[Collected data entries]
================================

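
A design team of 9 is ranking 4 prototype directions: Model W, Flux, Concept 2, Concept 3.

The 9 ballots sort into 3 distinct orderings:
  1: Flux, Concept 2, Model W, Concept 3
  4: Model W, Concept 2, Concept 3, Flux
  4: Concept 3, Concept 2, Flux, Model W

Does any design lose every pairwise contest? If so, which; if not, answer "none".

none

Pairwise majorities:
Model W vs Flux: Flux, 5–4.
Model W vs Concept 2: Model W preferred on 4 ballots; Concept 2 wins 5–4.
Model W vs Concept 3: Model W is ranked higher on 1+4 = 5 ballots, Concept 3 on 4. Model W wins 5–4.
Flux vs Concept 2: Concept 2 wins 8–1.
Flux vs Concept 3: Flux preferred on 1 ballot; Concept 3 wins 8–1.
Concept 2 vs Concept 3: Concept 2 is ranked higher on 1+4 = 5 ballots, Concept 3 on 4. Concept 2 wins 5–4.
No design is winless: Model W beats Concept 3; Flux beats Model W; Concept 2 beats Model W; Concept 3 beats Flux. There is no Condorcet loser.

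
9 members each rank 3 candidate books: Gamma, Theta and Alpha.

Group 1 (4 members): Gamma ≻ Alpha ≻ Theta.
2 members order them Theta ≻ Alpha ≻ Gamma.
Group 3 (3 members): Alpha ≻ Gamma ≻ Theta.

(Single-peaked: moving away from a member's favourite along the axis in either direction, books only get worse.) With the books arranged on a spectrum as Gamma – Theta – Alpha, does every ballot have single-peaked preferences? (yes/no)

no

Axis positions: Gamma=1, Theta=2, Alpha=3.
Group 1: ranking walks positions 1-3-2; Alpha is ranked above Theta even though Theta lies between Alpha and the peak Gamma on the axis — preferences dip and rise again. Not single-peaked.
Group 2 (peak Theta at position 2): ranking walks positions 2-3-1, expanding outward from the peak — single-peaked.
Group 3: ranking walks positions 3-1-2; Gamma is ranked above Theta even though Theta lies between Gamma and the peak Alpha on the axis — preferences dip and rise again. Not single-peaked.
Group 1 violates single-peakedness, so the profile is not single-peaked on this axis.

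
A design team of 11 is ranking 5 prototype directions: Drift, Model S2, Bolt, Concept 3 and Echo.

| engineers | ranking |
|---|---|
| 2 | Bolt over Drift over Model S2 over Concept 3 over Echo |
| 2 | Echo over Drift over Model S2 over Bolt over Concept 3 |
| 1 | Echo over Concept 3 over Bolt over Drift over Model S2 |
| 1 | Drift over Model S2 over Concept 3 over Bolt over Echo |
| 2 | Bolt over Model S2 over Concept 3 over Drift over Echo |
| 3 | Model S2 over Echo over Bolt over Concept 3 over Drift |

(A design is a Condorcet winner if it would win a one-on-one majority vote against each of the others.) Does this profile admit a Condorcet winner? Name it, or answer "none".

Head-to-head results (11 engineers):
Drift–Model S2: Drift 6–5.
Drift vs Bolt: Drift preferred on 2+1 = 3 ballots; Bolt wins 8–3.
Drift vs Concept 3: 2+2+1 = 5 for Drift, 6 for Concept 3 — Concept 3 by 6–5.
Drift–Echo: Echo 6–5.
Model S2 vs Bolt: 2+1+3 = 6 for Model S2, 5 for Bolt — Model S2 by 6–5.
Model S2–Concept 3: Model S2 10–1.
Model S2 vs Echo: 2+1+2+3 = 8 for Model S2, 3 for Echo — Model S2 by 8–3.
Bolt vs Concept 3: 9 to 2, Bolt.
Bolt vs Echo: 2+1+2 = 5 for Bolt, 6 for Echo — Echo by 6–5.
Concept 3 vs Echo: 2+1+2 = 5 for Concept 3, 6 for Echo — Echo by 6–5.
No design is unbeaten: Drift loses to Bolt; Model S2 loses to Drift; Bolt loses to Model S2; Concept 3 loses to Model S2; Echo loses to Model S2. In particular Drift beats Model S2 beats Bolt beats Drift is a majority cycle — no Condorcet winner exists.

none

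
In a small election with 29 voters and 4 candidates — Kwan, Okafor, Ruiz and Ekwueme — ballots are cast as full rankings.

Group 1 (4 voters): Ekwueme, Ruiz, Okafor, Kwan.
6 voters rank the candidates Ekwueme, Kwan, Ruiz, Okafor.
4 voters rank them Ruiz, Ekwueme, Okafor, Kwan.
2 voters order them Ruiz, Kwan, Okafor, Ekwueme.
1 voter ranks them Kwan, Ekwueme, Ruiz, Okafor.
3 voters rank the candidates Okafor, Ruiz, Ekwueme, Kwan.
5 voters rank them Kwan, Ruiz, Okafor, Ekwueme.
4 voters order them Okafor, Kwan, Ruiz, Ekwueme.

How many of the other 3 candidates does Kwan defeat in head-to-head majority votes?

1

Kwan against each rival (29 voters):
Kwan–Okafor: Okafor 15–14.
Kwan vs Ruiz: Kwan wins 16–13.
Kwan vs Ekwueme: Kwan preferred on 2+1+5+4 = 12 ballots; Ekwueme wins 17–12.
Kwan beats Ruiz; loses to Okafor, Ekwueme — 1 pairwise win.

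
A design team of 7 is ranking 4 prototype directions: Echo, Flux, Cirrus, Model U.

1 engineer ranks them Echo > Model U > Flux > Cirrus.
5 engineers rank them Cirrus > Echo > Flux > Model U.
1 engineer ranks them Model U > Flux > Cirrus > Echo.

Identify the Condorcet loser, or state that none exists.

Pairwise majorities:
Echo vs Flux: 1+5 = 6 for Echo, 1 for Flux — Echo by 6–1.
Echo vs Cirrus: Echo preferred on 1 ballot; Cirrus wins 6–1.
Echo vs Model U: Echo, 6–1.
Flux vs Cirrus: 2 to 5, Cirrus.
Flux–Model U: Flux 5–2.
Cirrus vs Model U: Cirrus, 5–2.
Model U is beaten in every head-to-head and is the Condorcet loser.

Model U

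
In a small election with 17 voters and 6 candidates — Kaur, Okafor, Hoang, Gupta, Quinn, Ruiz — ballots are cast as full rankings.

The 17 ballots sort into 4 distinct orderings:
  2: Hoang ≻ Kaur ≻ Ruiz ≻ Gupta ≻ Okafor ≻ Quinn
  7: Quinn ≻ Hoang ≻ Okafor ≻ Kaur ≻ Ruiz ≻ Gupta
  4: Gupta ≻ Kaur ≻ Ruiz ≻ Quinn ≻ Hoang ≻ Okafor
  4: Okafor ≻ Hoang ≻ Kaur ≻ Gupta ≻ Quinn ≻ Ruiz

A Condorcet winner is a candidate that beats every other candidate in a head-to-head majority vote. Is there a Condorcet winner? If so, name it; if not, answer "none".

Pairwise majorities:
Kaur vs Okafor: Kaur is ranked higher on 2+4 = 6 ballots, Okafor on 11. Okafor wins 11–6.
Kaur vs Hoang: Hoang wins 13–4.
Kaur vs Gupta: Kaur wins 13–4.
Kaur–Quinn: Kaur 10–7.
Kaur vs Ruiz: 17 to 0, Kaur.
Okafor–Hoang: Hoang 13–4.
Okafor vs Gupta: 7+4 = 11 for Okafor, 6 for Gupta — Okafor by 11–6.
Okafor vs Quinn: 6 to 11, Quinn.
Okafor vs Ruiz: Okafor wins 11–6.
Hoang vs Gupta: 13 to 4, Hoang.
Hoang–Quinn: Quinn 11–6.
Hoang vs Ruiz: Hoang, 13–4.
Gupta vs Quinn: 10 to 7, Gupta.
Gupta vs Ruiz: Ruiz, 9–8.
Quinn vs Ruiz: Quinn is ranked higher on 7+4 = 11 ballots, Ruiz on 6. Quinn wins 11–6.
Each candidate drops at least one matchup (Kaur loses to Okafor; Okafor loses to Hoang; Hoang loses to Quinn; Gupta loses to Kaur; Quinn loses to Kaur; Ruiz loses to Kaur); the cycle Kaur > Quinn > Okafor > Kaur rules out a Condorcet winner.

none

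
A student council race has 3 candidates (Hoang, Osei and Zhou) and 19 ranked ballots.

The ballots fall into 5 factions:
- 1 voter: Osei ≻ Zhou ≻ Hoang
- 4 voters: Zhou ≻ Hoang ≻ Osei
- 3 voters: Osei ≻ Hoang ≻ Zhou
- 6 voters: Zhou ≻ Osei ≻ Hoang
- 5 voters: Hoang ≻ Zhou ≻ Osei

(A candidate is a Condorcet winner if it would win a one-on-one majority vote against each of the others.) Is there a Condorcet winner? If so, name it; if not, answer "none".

Zhou

Pairwise majorities:
Hoang–Osei: Osei 10–9.
Hoang vs Zhou: Hoang is ranked higher on 3+5 = 8 ballots, Zhou on 11. Zhou wins 11–8.
Osei vs Zhou: Osei preferred on 1+3 = 4 ballots; Zhou wins 15–4.
Zhou beats each of Hoang, Osei — Zhou is the Condorcet winner.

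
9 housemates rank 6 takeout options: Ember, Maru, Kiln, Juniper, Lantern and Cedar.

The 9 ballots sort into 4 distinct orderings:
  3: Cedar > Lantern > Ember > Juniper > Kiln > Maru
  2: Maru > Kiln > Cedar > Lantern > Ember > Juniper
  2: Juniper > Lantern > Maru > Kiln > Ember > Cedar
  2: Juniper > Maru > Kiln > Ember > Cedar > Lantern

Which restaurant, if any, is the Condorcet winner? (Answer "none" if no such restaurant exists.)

none

Head-to-head results (9 friends):
Ember vs Maru: Ember preferred on 3 ballots; Maru wins 6–3.
Ember vs Kiln: Kiln, 6–3.
Ember vs Juniper: Ember, 5–4.
Ember vs Lantern: 2 for Ember, 7 for Lantern — Lantern by 7–2.
Ember vs Cedar: Cedar wins 5–4.
Maru vs Kiln: Maru preferred on 2+2+2 = 6 ballots; Maru wins 6–3.
Maru vs Juniper: Juniper, 7–2.
Maru vs Lantern: 4 to 5, Lantern.
Maru–Cedar: Maru 6–3.
Kiln vs Juniper: 2 for Kiln, 7 for Juniper — Juniper by 7–2.
Kiln vs Lantern: 2+2 = 4 for Kiln, 5 for Lantern — Lantern by 5–4.
Kiln vs Cedar: 6 to 3, Kiln.
Juniper vs Lantern: Lantern wins 5–4.
Juniper–Cedar: Cedar 5–4.
Lantern vs Cedar: Cedar wins 7–2.
Every restaurant loses at least once (Ember loses to Maru; Maru loses to Juniper; Kiln loses to Maru; Juniper loses to Ember; Lantern loses to Cedar; Cedar loses to Maru). The majority relation contains the cycle Ember beats Juniper beats Maru beats Ember, so there is no Condorcet winner.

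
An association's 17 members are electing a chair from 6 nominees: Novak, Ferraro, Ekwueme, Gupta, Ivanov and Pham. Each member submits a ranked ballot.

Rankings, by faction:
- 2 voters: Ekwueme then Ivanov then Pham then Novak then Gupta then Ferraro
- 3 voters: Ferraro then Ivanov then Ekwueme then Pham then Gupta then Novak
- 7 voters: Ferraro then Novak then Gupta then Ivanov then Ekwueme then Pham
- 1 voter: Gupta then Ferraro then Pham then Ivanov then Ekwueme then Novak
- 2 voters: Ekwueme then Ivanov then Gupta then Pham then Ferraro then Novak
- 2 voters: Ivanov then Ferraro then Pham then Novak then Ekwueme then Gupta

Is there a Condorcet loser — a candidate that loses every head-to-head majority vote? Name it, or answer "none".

Head-to-head results (17 voters):
Novak–Ferraro: Ferraro 15–2.
Novak vs Ekwueme: 7+2 = 9 for Novak, 8 for Ekwueme — Novak by 9–8.
Novak–Gupta: Novak 11–6.
Novak vs Ivanov: Ivanov, 10–7.
Novak vs Pham: Pham, 10–7.
Ferraro vs Ekwueme: Ferraro wins 13–4.
Ferraro–Gupta: Ferraro 12–5.
Ferraro vs Ivanov: Ferraro wins 11–6.
Ferraro–Pham: Ferraro 13–4.
Ekwueme vs Gupta: Ekwueme preferred on 2+3+2+2 = 9 ballots; Ekwueme wins 9–8.
Ekwueme vs Ivanov: 4 to 13, Ivanov.
Ekwueme vs Pham: 2+3+7+2 = 14 for Ekwueme, 3 for Pham — Ekwueme by 14–3.
Gupta vs Ivanov: Gupta is ranked higher on 7+1 = 8 ballots, Ivanov on 9. Ivanov wins 9–8.
Gupta vs Pham: Gupta preferred on 7+1+2 = 10 ballots; Gupta wins 10–7.
Ivanov vs Pham: Ivanov wins 16–1.
No candidate is winless: Novak beats Ekwueme; Ferraro beats Novak; Ekwueme beats Gupta; Gupta beats Pham; Ivanov beats Novak; Pham beats Novak. There is no Condorcet loser.

none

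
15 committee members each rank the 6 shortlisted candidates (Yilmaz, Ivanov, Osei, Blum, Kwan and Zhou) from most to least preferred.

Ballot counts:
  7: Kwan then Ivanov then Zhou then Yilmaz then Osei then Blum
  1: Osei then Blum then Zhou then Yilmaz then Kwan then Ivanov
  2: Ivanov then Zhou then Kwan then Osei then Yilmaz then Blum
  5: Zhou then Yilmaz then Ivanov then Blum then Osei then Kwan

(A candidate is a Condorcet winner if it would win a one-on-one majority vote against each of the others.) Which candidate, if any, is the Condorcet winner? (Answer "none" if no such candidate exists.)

Head-to-head results (15 committee members):
Yilmaz–Ivanov: Ivanov 9–6.
Yilmaz vs Osei: Yilmaz, 12–3.
Yilmaz vs Blum: Yilmaz, 14–1.
Yilmaz vs Kwan: Kwan wins 9–6.
Yilmaz–Zhou: Zhou 15–0.
Ivanov vs Osei: Ivanov wins 14–1.
Ivanov–Blum: Ivanov 14–1.
Ivanov vs Kwan: Kwan, 8–7.
Ivanov vs Zhou: Ivanov, 9–6.
Osei–Blum: Osei 10–5.
Osei vs Kwan: Kwan, 9–6.
Osei vs Zhou: Zhou, 14–1.
Blum–Kwan: Kwan 9–6.
Blum vs Zhou: Zhou wins 14–1.
Kwan vs Zhou: Zhou, 8–7.
Each candidate drops at least one matchup (Yilmaz loses to Ivanov; Ivanov loses to Kwan; Osei loses to Yilmaz; Blum loses to Yilmaz; Kwan loses to Zhou; Zhou loses to Ivanov); the cycle Ivanov beats Zhou beats Kwan beats Ivanov rules out a Condorcet winner.

none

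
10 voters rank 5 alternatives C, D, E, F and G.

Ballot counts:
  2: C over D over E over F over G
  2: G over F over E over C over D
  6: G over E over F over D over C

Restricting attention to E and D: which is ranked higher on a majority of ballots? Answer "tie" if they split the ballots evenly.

Ballots ranking E above D: 2 + 6 = 8.
Ballots ranking D above E: 10 − 8 = 2.
E wins the head-to-head 8–2.

E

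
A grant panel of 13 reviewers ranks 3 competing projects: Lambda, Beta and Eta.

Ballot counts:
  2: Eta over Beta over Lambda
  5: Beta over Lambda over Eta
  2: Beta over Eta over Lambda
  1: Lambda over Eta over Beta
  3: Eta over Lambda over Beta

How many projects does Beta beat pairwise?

Beta against each rival (13 reviewers):
Beta vs Lambda: Beta preferred on 2+5+2 = 9 ballots; Beta wins 9–4.
Beta–Eta: Beta 7–6.
Beta beats Lambda, Eta — 2 pairwise wins.

2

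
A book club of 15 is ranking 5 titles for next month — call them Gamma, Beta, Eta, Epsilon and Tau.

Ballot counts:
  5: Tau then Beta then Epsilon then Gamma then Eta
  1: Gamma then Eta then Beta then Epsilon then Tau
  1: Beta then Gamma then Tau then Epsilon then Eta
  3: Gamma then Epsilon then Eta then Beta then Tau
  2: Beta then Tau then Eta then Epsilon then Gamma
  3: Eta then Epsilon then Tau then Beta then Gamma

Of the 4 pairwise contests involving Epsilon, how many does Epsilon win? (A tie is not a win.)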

================================

**WHAT IS EXPECTED:**
Could you restate word for word the lines above from the one containing "2 voters order" through the one containing "4 voters order", both included, and nothing else?

**EXPECTED ANSWER:**
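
2 voters order them Ruiz, Kwan, Okafor, Ekwueme.
1 voter ranks them Kwan, Ekwueme, Ruiz, Okafor.
3 voters rank the candidates Okafor, Ruiz, Ekwueme, Kwan.
5 voters rank them Kwan, Ruiz, Okafor, Ekwueme.
4 voters order them Okafor, Kwan, Ruiz, Ekwueme.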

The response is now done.